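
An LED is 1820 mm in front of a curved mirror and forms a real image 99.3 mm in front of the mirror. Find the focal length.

f = 94.2 mm (concave)

Real image ⇒ d_i = +99.3 mm.
1/f = 1/d_o + 1/d_i = 1/(1820) + 1/(99.3) = 0.01062, so f = 94.2 mm.
Since f is positive, the curved mirror is concave.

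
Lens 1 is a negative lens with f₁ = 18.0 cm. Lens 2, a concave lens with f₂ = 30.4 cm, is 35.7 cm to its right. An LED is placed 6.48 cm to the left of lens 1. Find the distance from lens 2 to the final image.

Lens 1 is diverging, so f₁ = −18.0 cm.
Lens 1: 1/d_i1 = 1/f₁ − 1/d_o1 = 1/(-18.0) − 1/(6.48) = -0.2099, so d_i1 = -4.765 cm.
The intermediate image is 4.765 cm to the left of lens 1 (virtual), which is 35.7 − (-4.765) = 40.47 cm to the left of lens 2, so d_o2 = +40.47 cm.
Lens 2 is diverging, so f₂ = −30.4 cm.
Lens 2: 1/d_i2 = 1/f₂ − 1/d_o2 = 1/(-30.4) − 1/(40.47) = -0.05760, so d_i2 = -17.4 cm.
The final image is virtual, 17.4 cm to the left of lens 2 (overall magnification ≈ 0.32).

17.4 cm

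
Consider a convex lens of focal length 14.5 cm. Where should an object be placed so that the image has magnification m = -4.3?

17.9 cm

m = −d_i/d_o ⇒ d_i = −m·d_o.
1/f = 1/d_o + 1/d_i = 1/d_o − 1/(m·d_o) = (1 − 1/m)/d_o, so d_o = f(1 − 1/m) = (14.50)(1 − 1/(-4.3)) = 17.9 cm.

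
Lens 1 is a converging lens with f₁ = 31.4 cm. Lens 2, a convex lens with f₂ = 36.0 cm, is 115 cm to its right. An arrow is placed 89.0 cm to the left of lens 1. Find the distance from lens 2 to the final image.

78.5 cm

Lens 1: 1/d_i1 = 1/f₁ − 1/d_o1 = 1/(31.4) − 1/(89.0) = 0.02061, so d_i1 = 48.52 cm.
The intermediate image is 48.52 cm to the right of lens 1, which is 115 − (48.52) = 66.48 cm to the left of lens 2, so d_o2 = +66.48 cm.
Lens 2: 1/d_i2 = 1/f₂ − 1/d_o2 = 1/(36.0) − 1/(66.48) = 0.01274, so d_i2 = 78.5 cm.
The final image is real, 78.5 cm to the right of lens 2 (overall magnification ≈ 0.64).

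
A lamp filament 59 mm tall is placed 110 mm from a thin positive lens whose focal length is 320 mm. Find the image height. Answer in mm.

1/d_i = 1/f − 1/d_o = 1/(320.0) − 1/(110) = -0.005966, so d_i = -167.6 mm.
m = −d_i/d_o = +1.524.
|h_i| = |m|·h_o = 1.524 × 59 = 89.9 mm. The image is virtual, upright and enlarged, on the same side as the object.

89.9 mm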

———

Directions:
What is needed is a verbatim copy of the data, complete from first line to last.

Result below:
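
An LED is 1820 mm in front of a curved mirror and forms a real image 99.3 mm in front of the mirror. Find the focal length.

f = 94.2 mm (concave)

Real image ⇒ d_i = +99.3 mm.
1/f = 1/d_o + 1/d_i = 1/(1820) + 1/(99.3) = 0.01062, so f = 94.2 mm.
Since f is positive, the curved mirror is concave.

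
Lens 1 is a negative lens with f₁ = 18.0 cm. Lens 2, a concave lens with f₂ = 30.4 cm, is 35.7 cm to its right. An LED is placed 6.48 cm to the left of lens 1. Find the distance from lens 2 to the final image.

Lens 1 is diverging, so f₁ = −18.0 cm.
Lens 1: 1/d_i1 = 1/f₁ − 1/d_o1 = 1/(-18.0) − 1/(6.48) = -0.2099, so d_i1 = -4.765 cm.
The intermediate image is 4.765 cm to the left of lens 1 (virtual), which is 35.7 − (-4.765) = 40.47 cm to the left of lens 2, so d_o2 = +40.47 cm.
Lens 2 is diverging, so f₂ = −30.4 cm.
Lens 2: 1/d_i2 = 1/f₂ − 1/d_o2 = 1/(-30.4) − 1/(40.47) = -0.05760, so d_i2 = -17.4 cm.
The final image is virtual, 17.4 cm to the left of lens 2 (overall magnification ≈ 0.32).

17.4 cm

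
Consider a convex lens of focal length 14.5 cm. Where should an object be placed so that the image has magnification m = -4.3?

17.9 cm

m = −d_i/d_o ⇒ d_i = −m·d_o.
1/f = 1/d_o + 1/d_i = 1/d_o − 1/(m·d_o) = (1 − 1/m)/d_o, so d_o = f(1 − 1/m) = (14.50)(1 − 1/(-4.3)) = 17.9 cm.

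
Lens 1 is a converging lens with f₁ = 31.4 cm. Lens 2, a convex lens with f₂ = 36.0 cm, is 115 cm to its right. An arrow is placed 89.0 cm to the left of lens 1. Find the distance from lens 2 to the final image.

78.5 cm

Lens 1: 1/d_i1 = 1/f₁ − 1/d_o1 = 1/(31.4) − 1/(89.0) = 0.02061, so d_i1 = 48.52 cm.
The intermediate image is 48.52 cm to the right of lens 1, which is 115 − (48.52) = 66.48 cm to the left of lens 2, so d_o2 = +66.48 cm.
Lens 2: 1/d_i2 = 1/f₂ − 1/d_o2 = 1/(36.0) − 1/(66.48) = 0.01274, so d_i2 = 78.5 cm.
The final image is real, 78.5 cm to the right of lens 2 (overall magnification ≈ 0.64).

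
A lamp filament 59 mm tall is placed 110 mm from a thin positive lens whose focal length is 320 mm. Find the image height. Answer in mm.

1/d_i = 1/f − 1/d_o = 1/(320.0) − 1/(110) = -0.005966, so d_i = -167.6 mm.
m = −d_i/d_o = +1.524.
|h_i| = |m|·h_o = 1.524 × 59 = 89.9 mm. The image is virtual, upright and enlarged, on the same side as the object.

89.9 mm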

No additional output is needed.